— WORK ITEM —
Could you please repeat the data below word for word?

— SUPPLIED RECORDS —
*****

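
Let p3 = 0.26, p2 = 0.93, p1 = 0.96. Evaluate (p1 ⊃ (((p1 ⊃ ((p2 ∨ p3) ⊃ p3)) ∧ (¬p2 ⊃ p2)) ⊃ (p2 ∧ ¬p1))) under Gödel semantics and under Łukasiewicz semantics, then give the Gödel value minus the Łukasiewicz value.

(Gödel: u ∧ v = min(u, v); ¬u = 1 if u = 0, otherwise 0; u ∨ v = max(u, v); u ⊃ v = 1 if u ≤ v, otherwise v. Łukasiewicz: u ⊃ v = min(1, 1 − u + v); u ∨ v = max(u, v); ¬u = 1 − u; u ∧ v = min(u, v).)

Gödel evaluation:
  (p2 ∨ p3) = max(0.93, 0.26) = 0.93
  ((p2 ∨ p3) ⊃ p3): 0.93 > 0.26, so result = 0.26
  (p1 ⊃ ((p2 ∨ p3) ⊃ p3)): 0.96 > 0.26, so result = 0.26
  ¬p2: Gödel ¬ of 0.93 = 0 (operand ≠ 0)
  (¬p2 ⊃ p2): 0 ≤ 0.93, so result = 1
  ((p1 ⊃ ((p2 ∨ p3) ⊃ p3)) ∧ (¬p2 ⊃ p2)) = min(0.26, 1) = 0.26
  ¬p1: Gödel ¬ of 0.96 = 0 (operand ≠ 0)
  (p2 ∧ ¬p1) = min(0.93, 0) = 0
  (((p1 ⊃ ((p2 ∨ p3) ⊃ p3)) ∧ (¬p2 ⊃ p2)) ⊃ (p2 ∧ ¬p1)): 0.26 > 0, so result = 0
  (p1 ⊃ (((p1 ⊃ ((p2 ∨ p3) ⊃ p3)) ∧ (¬p2 ⊃ p2)) ⊃ (p2 ∧ ¬p1))): 0.96 > 0, so result = 0
  Gödel value = 0
Łukasiewicz evaluation:
  (p2 ∨ p3) = max(0.93, 0.26) = 0.93
  ((p2 ∨ p3) ⊃ p3): min(1, 1 − 0.93 + 0.26) = 0.33
  (p1 ⊃ ((p2 ∨ p3) ⊃ p3)): min(1, 1 − 0.96 + 0.33) = 0.37
  ¬p2: Łukasiewicz ¬ gives 1 − 0.93 = 0.07
  (¬p2 ⊃ p2): min(1, 1 − 0.07 + 0.93) = 1
  ((p1 ⊃ ((p2 ∨ p3) ⊃ p3)) ∧ (¬p2 ⊃ p2)) = min(0.37, 1) = 0.37
  ¬p1: Łukasiewicz ¬ gives 1 − 0.96 = 0.04
  (p2 ∧ ¬p1) = min(0.93, 0.04) = 0.04
  (((p1 ⊃ ((p2 ∨ p3) ⊃ p3)) ∧ (¬p2 ⊃ p2)) ⊃ (p2 ∧ ¬p1)): min(1, 1 − 0.37 + 0.04) = 0.67
  (p1 ⊃ (((p1 ⊃ ((p2 ∨ p3) ⊃ p3)) ∧ (¬p2 ⊃ p2)) ⊃ (p2 ∧ ¬p1))): min(1, 1 − 0.96 + 0.67) = 0.71
  Łukasiewicz value = 0.71
Difference: 0 − 0.71 = -0.71

-0.71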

*****

— OUTPUT OF THE EXERCISE —
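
Let p3 = 0.26, p2 = 0.93, p1 = 0.96. Evaluate (p1 ⊃ (((p1 ⊃ ((p2 ∨ p3) ⊃ p3)) ∧ (¬p2 ⊃ p2)) ⊃ (p2 ∧ ¬p1))) under Gödel semantics and under Łukasiewicz semantics, then give the Gödel value minus the Łukasiewicz value.

(Gödel: u ∧ v = min(u, v); ¬u = 1 if u = 0, otherwise 0; u ∨ v = max(u, v); u ⊃ v = 1 if u ≤ v, otherwise v. Łukasiewicz: u ⊃ v = min(1, 1 − u + v); u ∨ v = max(u, v); ¬u = 1 − u; u ∧ v = min(u, v).)

Gödel evaluation:
  (p2 ∨ p3) = max(0.93, 0.26) = 0.93
  ((p2 ∨ p3) ⊃ p3): 0.93 > 0.26, so result = 0.26
  (p1 ⊃ ((p2 ∨ p3) ⊃ p3)): 0.96 > 0.26, so result = 0.26
  ¬p2: Gödel ¬ of 0.93 = 0 (operand ≠ 0)
  (¬p2 ⊃ p2): 0 ≤ 0.93, so result = 1
  ((p1 ⊃ ((p2 ∨ p3) ⊃ p3)) ∧ (¬p2 ⊃ p2)) = min(0.26, 1) = 0.26
  ¬p1: Gödel ¬ of 0.96 = 0 (operand ≠ 0)
  (p2 ∧ ¬p1) = min(0.93, 0) = 0
  (((p1 ⊃ ((p2 ∨ p3) ⊃ p3)) ∧ (¬p2 ⊃ p2)) ⊃ (p2 ∧ ¬p1)): 0.26 > 0, so result = 0
  (p1 ⊃ (((p1 ⊃ ((p2 ∨ p3) ⊃ p3)) ∧ (¬p2 ⊃ p2)) ⊃ (p2 ∧ ¬p1))): 0.96 > 0, so result = 0
  Gödel value = 0
Łukasiewicz evaluation:
  (p2 ∨ p3) = max(0.93, 0.26) = 0.93
  ((p2 ∨ p3) ⊃ p3): min(1, 1 − 0.93 + 0.26) = 0.33
  (p1 ⊃ ((p2 ∨ p3) ⊃ p3)): min(1, 1 − 0.96 + 0.33) = 0.37
  ¬p2: Łukasiewicz ¬ gives 1 − 0.93 = 0.07
  (¬p2 ⊃ p2): min(1, 1 − 0.07 + 0.93) = 1
  ((p1 ⊃ ((p2 ∨ p3) ⊃ p3)) ∧ (¬p2 ⊃ p2)) = min(0.37, 1) = 0.37
  ¬p1: Łukasiewicz ¬ gives 1 − 0.96 = 0.04
  (p2 ∧ ¬p1) = min(0.93, 0.04) = 0.04
  (((p1 ⊃ ((p2 ∨ p3) ⊃ p3)) ∧ (¬p2 ⊃ p2)) ⊃ (p2 ∧ ¬p1)): min(1, 1 − 0.37 + 0.04) = 0.67
  (p1 ⊃ (((p1 ⊃ ((p2 ∨ p3) ⊃ p3)) ∧ (¬p2 ⊃ p2)) ⊃ (p2 ∧ ¬p1))): min(1, 1 − 0.96 + 0.67) = 0.71
  Łukasiewicz value = 0.71
Difference: 0 − 0.71 = -0.71

-0.71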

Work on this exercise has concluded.